Transcribe each line below word for word.

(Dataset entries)
* * * *

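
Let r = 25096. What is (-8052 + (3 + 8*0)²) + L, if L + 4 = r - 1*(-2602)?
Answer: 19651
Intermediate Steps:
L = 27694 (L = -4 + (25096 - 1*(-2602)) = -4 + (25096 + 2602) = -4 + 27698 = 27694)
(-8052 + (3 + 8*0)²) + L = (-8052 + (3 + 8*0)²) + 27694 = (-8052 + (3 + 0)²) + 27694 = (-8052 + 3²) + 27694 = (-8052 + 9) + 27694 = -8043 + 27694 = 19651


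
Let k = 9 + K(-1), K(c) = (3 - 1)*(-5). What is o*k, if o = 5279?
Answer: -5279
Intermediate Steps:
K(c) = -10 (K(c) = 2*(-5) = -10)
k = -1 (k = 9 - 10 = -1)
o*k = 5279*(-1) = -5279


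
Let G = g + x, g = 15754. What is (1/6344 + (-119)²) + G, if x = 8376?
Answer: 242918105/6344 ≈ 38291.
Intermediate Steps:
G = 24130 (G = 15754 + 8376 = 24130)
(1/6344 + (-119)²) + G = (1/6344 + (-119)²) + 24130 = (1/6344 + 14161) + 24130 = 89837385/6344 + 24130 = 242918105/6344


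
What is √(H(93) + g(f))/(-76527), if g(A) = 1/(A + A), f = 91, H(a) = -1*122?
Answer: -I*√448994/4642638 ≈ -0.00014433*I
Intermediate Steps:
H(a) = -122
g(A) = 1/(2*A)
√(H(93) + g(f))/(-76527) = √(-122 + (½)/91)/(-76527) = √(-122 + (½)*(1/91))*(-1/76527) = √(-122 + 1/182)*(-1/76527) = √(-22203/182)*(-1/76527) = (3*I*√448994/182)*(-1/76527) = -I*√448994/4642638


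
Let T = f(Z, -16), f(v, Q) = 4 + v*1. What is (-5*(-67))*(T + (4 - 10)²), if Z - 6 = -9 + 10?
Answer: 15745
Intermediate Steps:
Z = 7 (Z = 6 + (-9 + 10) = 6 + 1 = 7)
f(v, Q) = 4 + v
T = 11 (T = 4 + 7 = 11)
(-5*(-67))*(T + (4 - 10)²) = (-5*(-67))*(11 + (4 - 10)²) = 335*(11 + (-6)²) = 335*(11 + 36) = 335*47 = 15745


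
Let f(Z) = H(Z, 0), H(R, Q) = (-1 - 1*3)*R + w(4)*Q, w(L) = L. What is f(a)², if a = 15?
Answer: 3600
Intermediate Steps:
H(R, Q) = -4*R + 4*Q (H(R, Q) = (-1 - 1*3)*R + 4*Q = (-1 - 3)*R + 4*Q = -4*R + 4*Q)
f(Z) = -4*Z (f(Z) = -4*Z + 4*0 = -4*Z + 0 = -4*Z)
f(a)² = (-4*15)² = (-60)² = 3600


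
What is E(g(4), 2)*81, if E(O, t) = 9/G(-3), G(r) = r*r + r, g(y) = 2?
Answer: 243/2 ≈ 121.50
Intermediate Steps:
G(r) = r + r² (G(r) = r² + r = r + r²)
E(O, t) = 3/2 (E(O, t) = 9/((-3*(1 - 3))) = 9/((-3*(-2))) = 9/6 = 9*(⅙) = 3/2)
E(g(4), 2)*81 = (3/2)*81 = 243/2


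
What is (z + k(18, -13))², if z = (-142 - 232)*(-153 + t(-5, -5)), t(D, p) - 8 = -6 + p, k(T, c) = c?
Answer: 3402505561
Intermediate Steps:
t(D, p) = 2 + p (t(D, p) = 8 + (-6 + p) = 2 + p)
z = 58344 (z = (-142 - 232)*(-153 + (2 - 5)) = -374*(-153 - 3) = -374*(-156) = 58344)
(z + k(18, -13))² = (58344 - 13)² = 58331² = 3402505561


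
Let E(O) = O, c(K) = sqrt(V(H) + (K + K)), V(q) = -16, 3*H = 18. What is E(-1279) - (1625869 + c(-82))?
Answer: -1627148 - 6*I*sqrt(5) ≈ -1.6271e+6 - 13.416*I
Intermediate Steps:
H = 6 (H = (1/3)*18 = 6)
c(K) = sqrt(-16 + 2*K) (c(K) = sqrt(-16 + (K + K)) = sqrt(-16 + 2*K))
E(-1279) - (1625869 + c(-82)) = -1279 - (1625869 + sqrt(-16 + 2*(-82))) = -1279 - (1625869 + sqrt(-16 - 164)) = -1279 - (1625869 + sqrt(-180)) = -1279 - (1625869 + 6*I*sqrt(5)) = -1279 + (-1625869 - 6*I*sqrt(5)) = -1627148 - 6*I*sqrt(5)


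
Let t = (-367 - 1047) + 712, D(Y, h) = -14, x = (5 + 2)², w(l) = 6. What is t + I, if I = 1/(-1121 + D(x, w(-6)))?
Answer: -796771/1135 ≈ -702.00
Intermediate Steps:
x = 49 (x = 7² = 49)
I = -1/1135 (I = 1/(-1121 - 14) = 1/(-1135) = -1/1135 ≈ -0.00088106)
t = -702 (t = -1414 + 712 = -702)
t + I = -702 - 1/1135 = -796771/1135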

* * * *

◆ TASK OUTPUT ◆
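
Let r = 25096. What is (-8052 + (3 + 8*0)²) + L, if L + 4 = r - 1*(-2602)?
Answer: 19651
Intermediate Steps:
L = 27694 (L = -4 + (25096 - 1*(-2602)) = -4 + (25096 + 2602) = -4 + 27698 = 27694)
(-8052 + (3 + 8*0)²) + L = (-8052 + (3 + 8*0)²) + 27694 = (-8052 + (3 + 0)²) + 27694 = (-8052 + 3²) + 27694 = (-8052 + 9) + 27694 = -8043 + 27694 = 19651


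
Let k = 9 + K(-1), K(c) = (3 - 1)*(-5). What is o*k, if o = 5279?
Answer: -5279
Intermediate Steps:
K(c) = -10 (K(c) = 2*(-5) = -10)
k = -1 (k = 9 - 10 = -1)
o*k = 5279*(-1) = -5279


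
Let G = g + x, g = 15754. What is (1/6344 + (-119)²) + G, if x = 8376?
Answer: 242918105/6344 ≈ 38291.
Intermediate Steps:
G = 24130 (G = 15754 + 8376 = 24130)
(1/6344 + (-119)²) + G = (1/6344 + (-119)²) + 24130 = (1/6344 + 14161) + 24130 = 89837385/6344 + 24130 = 242918105/6344


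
What is √(H(93) + g(f))/(-76527), if g(A) = 1/(A + A), f = 91, H(a) = -1*122?
Answer: -I*√448994/4642638 ≈ -0.00014433*I
Intermediate Steps:
H(a) = -122
g(A) = 1/(2*A)
√(H(93) + g(f))/(-76527) = √(-122 + (½)/91)/(-76527) = √(-122 + (½)*(1/91))*(-1/76527) = √(-122 + 1/182)*(-1/76527) = √(-22203/182)*(-1/76527) = (3*I*√448994/182)*(-1/76527) = -I*√448994/4642638


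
Let T = f(Z, -16), f(v, Q) = 4 + v*1. What is (-5*(-67))*(T + (4 - 10)²), if Z - 6 = -9 + 10?
Answer: 15745
Intermediate Steps:
Z = 7 (Z = 6 + (-9 + 10) = 6 + 1 = 7)
f(v, Q) = 4 + v
T = 11 (T = 4 + 7 = 11)
(-5*(-67))*(T + (4 - 10)²) = (-5*(-67))*(11 + (4 - 10)²) = 335*(11 + (-6)²) = 335*(11 + 36) = 335*47 = 15745


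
Let f(Z) = H(Z, 0), H(R, Q) = (-1 - 1*3)*R + w(4)*Q, w(L) = L. What is f(a)², if a = 15?
Answer: 3600
Intermediate Steps:
H(R, Q) = -4*R + 4*Q (H(R, Q) = (-1 - 1*3)*R + 4*Q = (-1 - 3)*R + 4*Q = -4*R + 4*Q)
f(Z) = -4*Z (f(Z) = -4*Z + 4*0 = -4*Z + 0 = -4*Z)
f(a)² = (-4*15)² = (-60)² = 3600


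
What is E(g(4), 2)*81, if E(O, t) = 9/G(-3), G(r) = r*r + r, g(y) = 2?
Answer: 243/2 ≈ 121.50
Intermediate Steps:
G(r) = r + r² (G(r) = r² + r = r + r²)
E(O, t) = 3/2 (E(O, t) = 9/((-3*(1 - 3))) = 9/((-3*(-2))) = 9/6 = 9*(⅙) = 3/2)
E(g(4), 2)*81 = (3/2)*81 = 243/2


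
What is (z + k(18, -13))², if z = (-142 - 232)*(-153 + t(-5, -5)), t(D, p) - 8 = -6 + p, k(T, c) = c?
Answer: 3402505561
Intermediate Steps:
t(D, p) = 2 + p (t(D, p) = 8 + (-6 + p) = 2 + p)
z = 58344 (z = (-142 - 232)*(-153 + (2 - 5)) = -374*(-153 - 3) = -374*(-156) = 58344)
(z + k(18, -13))² = (58344 - 13)² = 58331² = 3402505561


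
Let E(O) = O, c(K) = sqrt(V(H) + (K + K)), V(q) = -16, 3*H = 18. What is E(-1279) - (1625869 + c(-82))?
Answer: -1627148 - 6*I*sqrt(5) ≈ -1.6271e+6 - 13.416*I
Intermediate Steps:
H = 6 (H = (1/3)*18 = 6)
c(K) = sqrt(-16 + 2*K) (c(K) = sqrt(-16 + (K + K)) = sqrt(-16 + 2*K))
E(-1279) - (1625869 + c(-82)) = -1279 - (1625869 + sqrt(-16 + 2*(-82))) = -1279 - (1625869 + sqrt(-16 - 164)) = -1279 - (1625869 + sqrt(-180)) = -1279 - (1625869 + 6*I*sqrt(5)) = -1279 + (-1625869 - 6*I*sqrt(5)) = -1627148 - 6*I*sqrt(5)


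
Let t = (-367 - 1047) + 712, D(Y, h) = -14, x = (5 + 2)², w(l) = 6. What is t + I, if I = 1/(-1121 + D(x, w(-6)))?
Answer: -796771/1135 ≈ -702.00
Intermediate Steps:
x = 49 (x = 7² = 49)
I = -1/1135 (I = 1/(-1121 - 14) = 1/(-1135) = -1/1135 ≈ -0.00088106)
t = -702 (t = -1414 + 712 = -702)
t + I = -702 - 1/1135 = -796771/1135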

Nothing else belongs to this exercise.